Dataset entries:
::::::::
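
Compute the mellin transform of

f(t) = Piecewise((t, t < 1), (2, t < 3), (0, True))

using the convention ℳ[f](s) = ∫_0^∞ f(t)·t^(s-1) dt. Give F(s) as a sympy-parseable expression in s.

undo the shared t-power: t**2 on [0, 1); 2*t on [1, 3)
the shared t-power comes off first: t**(3/2) on [0, 1); 2*sqrt(t) on [1, 3)
cuts at 1: linearity sums the 2 kernel integrals
on [0, 1) integrate f = t against the kernel
piece [1, 3): integrate 2 against the kernel

(2*3**s*(s + 1) - s - 2)/(s*(s + 1))
  Re(s) > -1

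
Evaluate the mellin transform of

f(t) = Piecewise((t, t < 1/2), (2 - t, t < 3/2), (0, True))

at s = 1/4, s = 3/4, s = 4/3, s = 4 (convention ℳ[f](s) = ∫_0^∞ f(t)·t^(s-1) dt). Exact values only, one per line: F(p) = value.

F(1/4) = 2**(3/4)*(-18 + 17*3**(1/4))/5
F(3/4) = 2**(1/4)*(-22 + 19*3**(3/4))/21
F(4/3) = 3*2**(2/3)*(-5 + 12*3**(1/3))/56
F(4) = 159/160

f breaks at 1/2 into 2 integrals to sum
for t in [0, 1/2): the term is ∫ t·t^(s-1)
on [1/2, 3/2): add ∫ (2 - t)·t^(s-1) dt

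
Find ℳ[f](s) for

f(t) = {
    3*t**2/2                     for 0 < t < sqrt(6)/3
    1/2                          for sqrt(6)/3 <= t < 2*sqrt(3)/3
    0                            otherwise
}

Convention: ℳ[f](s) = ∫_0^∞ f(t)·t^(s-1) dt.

(2**(s/2)*(s/2 + 1) + s/2 - 1)/(2*(3/2)**(s/2)*s*(s/2 + 1))
  Re(s) > -2

strip the power substitution: 3*t/2 on [0, 2/3); 1/2 on [2/3, 4/3)
remove the common scale on t first: t on [0, 1); 1/2 on [1, 2)
along the cuts sqrt(6)/3, ℳ[f](s) splits into 2 integrals
segment [0, sqrt(6)/3) carries 3*t**2/2; integrate it
over [sqrt(6)/3, 2*sqrt(3)/3), the kernel integral of 1/2 enters the sum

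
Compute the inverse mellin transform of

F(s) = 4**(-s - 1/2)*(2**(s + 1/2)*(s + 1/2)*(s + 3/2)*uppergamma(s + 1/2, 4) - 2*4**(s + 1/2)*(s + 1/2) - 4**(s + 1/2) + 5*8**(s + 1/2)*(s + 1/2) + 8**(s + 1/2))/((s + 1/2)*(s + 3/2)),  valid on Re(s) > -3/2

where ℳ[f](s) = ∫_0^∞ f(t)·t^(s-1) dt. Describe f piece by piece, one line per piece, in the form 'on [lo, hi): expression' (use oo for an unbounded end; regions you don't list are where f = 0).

the shared t-power comes off first: t on [0, 1); 2*t + 1 on [1, 2); exp(-2*t) on [2, ∞)
summing 3 kernel integrals split by 1, 2 yields ℳ[f](s)
[0, 1) adds the kernel integral of t**(3/2)
∫ over [1, 2) of sqrt(t)*(2*t + 1)·t^(s-1) joins the sum
∫ sqrt(t)*exp(-2*t)·t^(s-1) over [2, ∞)

on [0, 1): t**(3/2)
on [1, 2): sqrt(t)*(2*t + 1)
on [2, oo): sqrt(t)*exp(-2*t)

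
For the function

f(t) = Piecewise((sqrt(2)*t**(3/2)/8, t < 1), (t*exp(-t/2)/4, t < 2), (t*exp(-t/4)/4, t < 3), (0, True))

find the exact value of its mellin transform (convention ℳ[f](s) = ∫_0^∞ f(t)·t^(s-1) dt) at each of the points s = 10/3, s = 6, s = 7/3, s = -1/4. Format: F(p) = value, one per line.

F(10/3) = -64*2**(2/3)*uppergamma(13/3, 3/4) - 4*2**(1/3)*uppergamma(13/3, 1) + 3*sqrt(2)/116 + 4*2**(1/3)*uppergamma(13/3, 1/2) + 64*2**(2/3)*uppergamma(13/3, 1/2)
F(6) = -6243201*exp(-3/4) - 62624*exp(-1) + sqrt(2)/60 + 9800517*exp(-1/2)/2
F(7/3) = -16*2**(2/3)*uppergamma(10/3, 3/4) - 2*2**(1/3)*uppergamma(10/3, 1) + 3*sqrt(2)/92 + 2*2**(1/3)*uppergamma(10/3, 1/2) + 16*2**(2/3)*uppergamma(10/3, 1/2)
F(-1/4) = -sqrt(2)*uppergamma(3/4, 3/4)/2 - 2**(3/4)*uppergamma(3/4, 1)/4 + sqrt(2)/10 + 2**(3/4)*uppergamma(3/4, 1/2)/4 + sqrt(2)*uppergamma(3/4, 1/2)/2

the shared t-power comes off first: sqrt(2)*t**(5/2)/8 on [0, 1); t**2*exp(-t/2)/4 on [1, 2); t**2*exp(-t/4)/4 on [2, 3)
invert the common scale on t to get t**(5/2) on [0, 1/2); t**2*exp(-t) on [1/2, 1); t**2*exp(-t/2) on [1, 3/2)
invert the shared t-power to get sqrt(t) on [0, 1/2); exp(-t) on [1/2, 1); exp(-t/2) on [1, 3/2)
treat the 3 regions marked off by 1, 2 separately and sum
on [0, 1) integrate f = sqrt(2)*t**(3/2)/8 against the kernel
piece [1, 2): integrate t*exp(-t/2)/4 against the kernel
on [2, 3): add ∫ t*exp(-t/4)/4·t^(s-1) dt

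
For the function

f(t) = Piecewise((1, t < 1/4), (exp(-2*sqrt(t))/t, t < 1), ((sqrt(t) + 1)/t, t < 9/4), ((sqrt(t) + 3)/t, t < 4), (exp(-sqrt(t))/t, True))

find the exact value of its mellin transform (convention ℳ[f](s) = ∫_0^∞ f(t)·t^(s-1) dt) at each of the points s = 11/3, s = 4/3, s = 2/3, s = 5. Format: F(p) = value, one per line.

F(11/3) = 2**(2/3)*(-152361*3**(1/3) - 1672*uppergamma(16/3, 2) - 18480*2**(1/3) + 57 + 1672*uppergamma(16/3, 1) + 1503744*2**(2/3) + 53504*2**(1/3)*uppergamma(16/3, 2))/53504
F(4/3) = 2**(1/3)*(-3*3**(2/3) - 21*2**(2/3)/10 - uppergamma(2/3, 2) + 3/32 + 2**(2/3)*uppergamma(2/3, 2) + uppergamma(2/3, 1) + 57*2**(1/3)/5)
F(2/3) = 2**(2/3)*(-12*2**(1/3) - 16*uppergamma(-2/3, 2) + 8*2**(1/3)*uppergamma(-2/3, 2) + 16*uppergamma(-2/3, 1) + 3 + 6*2**(2/3) + 16*3**(1/3))/8
F(5) = (4932000*E + 13477999*exp(2) + 3414960000)*exp(-2)/46080

invert the shared t-power to get t on [0, 1/4); exp(-2*sqrt(t)) on [1/4, 1); sqrt(t) + 1 on [1, 9/4); …
back out the power substitution: t**2 on [0, 1/2); exp(-2*t) on [1/2, 1); t + 1 on [1, 3/2); …
treat the 5 regions marked off by 1/4, 1, 9/4, 4 separately and sum
on [0, 1/4): add ∫ 1·t^(s-1) dt
[1/4, 1) adds the kernel integral of exp(-2*sqrt(t))/t
piece [1, 9/4): integrate (sqrt(t) + 1)/t against the kernel
[9/4, 4) adds the kernel integral of (sqrt(t) + 3)/t
segment 4 to ∞ holds exp(-sqrt(t))/t; add its integral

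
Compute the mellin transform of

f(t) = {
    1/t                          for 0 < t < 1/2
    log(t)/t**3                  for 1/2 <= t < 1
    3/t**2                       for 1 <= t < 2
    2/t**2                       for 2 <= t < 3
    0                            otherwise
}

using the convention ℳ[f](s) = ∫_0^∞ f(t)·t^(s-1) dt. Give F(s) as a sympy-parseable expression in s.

back out the shared t-power: 1 on [0, 1/2); log(t)/t**2 on [1/2, 1); 3/t on [1, 2); …
invert the shared t-power to get t on [0, 1/2); log(t)/t on [1/2, 1); 3 on [1, 2); …
slice at 1/2, 1, 2, transform all 4 pieces, and sum them
over [0, 1/2), the kernel integral of 1/t enters the sum
for t in [1/2, 1): the term is ∫ log(t)/t**3·t^(s-1)
segment [1, 2) carries 3/t**2; integrate it
on [2, 3): add ∫ 2/t**2·t^(s-1) dt

2**(2 - s)*(-2*2**(s - 2)*(s - 2)*(s - 1) - 6*2**(s - 2)*(s - 1)*(-2*s + (s - 2)**2 + 5) + 2*2**(2*s - 4)*(s - 1)*(-2*s + (s - 2)**2 + 5) + 4*6**(s - 2)*(s - 1)*(-2*s + (s - 2)**2 + 5) + 4*(s - 2)**2*(s - 1)*log(2) - 4*(s - 2)*(s - 1)*log(2) + 4*(s - 2)*(s - 1) + (s - 2)*(-2*s + (s - 2)**2 + 5))/(2*(s - 2)*(s - 1)*(-2*s + (s - 2)**2 + 5))
  Re(s) > 1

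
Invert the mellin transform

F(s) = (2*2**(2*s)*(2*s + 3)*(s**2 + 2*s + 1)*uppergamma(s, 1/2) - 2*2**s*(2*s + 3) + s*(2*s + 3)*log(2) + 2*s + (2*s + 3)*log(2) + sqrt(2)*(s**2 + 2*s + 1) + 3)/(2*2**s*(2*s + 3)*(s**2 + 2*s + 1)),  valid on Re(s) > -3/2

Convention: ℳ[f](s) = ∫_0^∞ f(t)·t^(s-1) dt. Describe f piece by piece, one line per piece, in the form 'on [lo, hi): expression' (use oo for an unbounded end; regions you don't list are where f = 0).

f breaks at 1/2, 1 into 3 integrals to sum
over [0, 1/2), the kernel integral of t**(3/2) enters the sum
on [1/2, 1) integrate f = t*log(t) against the kernel
segment 1 to ∞ holds exp(-t/2); add its integral

on [0, 1/2): t**(3/2)
on [1/2, 1): t*log(t)
on [1, oo): exp(-t/2)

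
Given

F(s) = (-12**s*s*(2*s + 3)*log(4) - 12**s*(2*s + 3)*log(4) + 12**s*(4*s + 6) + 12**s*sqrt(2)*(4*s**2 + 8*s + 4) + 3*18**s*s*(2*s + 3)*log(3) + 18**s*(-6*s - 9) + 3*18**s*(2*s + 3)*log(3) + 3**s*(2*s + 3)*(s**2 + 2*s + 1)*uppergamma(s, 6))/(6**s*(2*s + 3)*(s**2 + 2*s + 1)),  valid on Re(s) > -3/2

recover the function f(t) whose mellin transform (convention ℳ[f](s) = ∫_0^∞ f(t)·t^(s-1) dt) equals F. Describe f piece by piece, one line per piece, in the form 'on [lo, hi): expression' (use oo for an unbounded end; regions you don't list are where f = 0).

treat the 3 regions marked off by 2, 3 separately and sum
on [0, 2) integrate f = t**(3/2) against the kernel
on [2, 3): add ∫ t*log(t)·t^(s-1) dt
on [3, ∞): add ∫ exp(-2*t)·t^(s-1) dt

on [0, 2): t**(3/2)
on [2, 3): t*log(t)
on [3, oo): exp(-2*t)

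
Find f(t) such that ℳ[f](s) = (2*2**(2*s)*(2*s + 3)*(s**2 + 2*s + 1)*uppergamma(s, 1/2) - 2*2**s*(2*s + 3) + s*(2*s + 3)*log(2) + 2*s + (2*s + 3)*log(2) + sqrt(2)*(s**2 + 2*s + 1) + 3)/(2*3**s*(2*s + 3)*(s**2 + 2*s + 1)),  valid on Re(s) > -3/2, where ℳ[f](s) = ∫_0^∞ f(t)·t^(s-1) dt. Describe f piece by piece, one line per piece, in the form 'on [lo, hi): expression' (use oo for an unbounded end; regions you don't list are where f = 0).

on [0, 1/3): 3*sqrt(6)*t**(3/2)/4
on [1/3, 2/3): 3*t*log(3*t/2)/2
on [2/3, oo): exp(-3*t/4)

remove the common scale on t first: sqrt(2)*t**(3/2)/4 on [0, 1); t*log(t/2)/2 on [1, 2); exp(-t/4) on [2, ∞)
strip the common scale on t: t**(3/2) on [0, 1/2); t*log(t) on [1/2, 1); exp(-t/2) on [1, ∞)
decompose at 1/3, 2/3; ℳ[f](s) sums the 3 pieces' integrals
between 0 and 1/3 the integrand is 3*sqrt(6)*t**(3/2)/4·t^(s-1)
on [1/3, 2/3): add ∫ 3*t*log(3*t/2)/2·t^(s-1) dt
the [2/3, ∞) slice contributes ∫ exp(-3*t/4)·t^(s-1) dt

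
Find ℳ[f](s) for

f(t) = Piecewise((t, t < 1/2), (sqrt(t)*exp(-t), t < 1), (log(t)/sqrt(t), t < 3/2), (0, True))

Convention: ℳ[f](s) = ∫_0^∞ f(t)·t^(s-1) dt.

2**(1/2 - s)*(6*2**(s + 1/2)*(s + 1)*(8*s - (2*s + 1)**2)*uppergamma(s + 1/2, 1/2) - 6*2**(s + 1/2)*(s + 1)*(8*s - (2*s + 1)**2)*uppergamma(s + 1/2, 1) - 24*2**(s + 1/2)*(s + 1) + 3**(s + 1/2)*(s + 1)*(2*s + 1)*(-8*log(3) + 8*log(2)) + 3**(s + 1/2)*(s + 1)*(-16*log(2) + 16*log(3)) + 16*3**(s + 1/2)*(s + 1) + 3*sqrt(2)*(8*s - (2*s + 1)**2))/(12*(s + 1)*(8*s - (2*s + 1)**2))
  Re(s) > -1

back out the shared t-power: sqrt(t) on [0, 1/2); exp(-t) on [1/2, 1); log(t)/t on [1, 3/2)
f breaks at 1/2, 1 into 3 integrals to sum
the [0, 1/2) slice contributes ∫ t·t^(s-1) dt
the [1/2, 1) slice contributes ∫ sqrt(t)*exp(-t)·t^(s-1) dt
on [1, 3/2): add ∫ log(t)/sqrt(t)·t^(s-1) dt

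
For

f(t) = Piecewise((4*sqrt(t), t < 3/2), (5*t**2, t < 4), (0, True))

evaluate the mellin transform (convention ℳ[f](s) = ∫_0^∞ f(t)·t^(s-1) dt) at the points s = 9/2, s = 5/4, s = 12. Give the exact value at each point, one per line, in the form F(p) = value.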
::::::::
# What you need to do:
Once you find the line with "Evaluate the mellin transform of" in the entries above, output it and each line after it up to and including the line with "f(t) = Piecewise((t, t < 1/2), (2", and nothing else.

# Result:
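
Evaluate the mellin transform of

f(t) = Piecewise((t, t < 1/2), (2 - t, t < 3/2), (0, True))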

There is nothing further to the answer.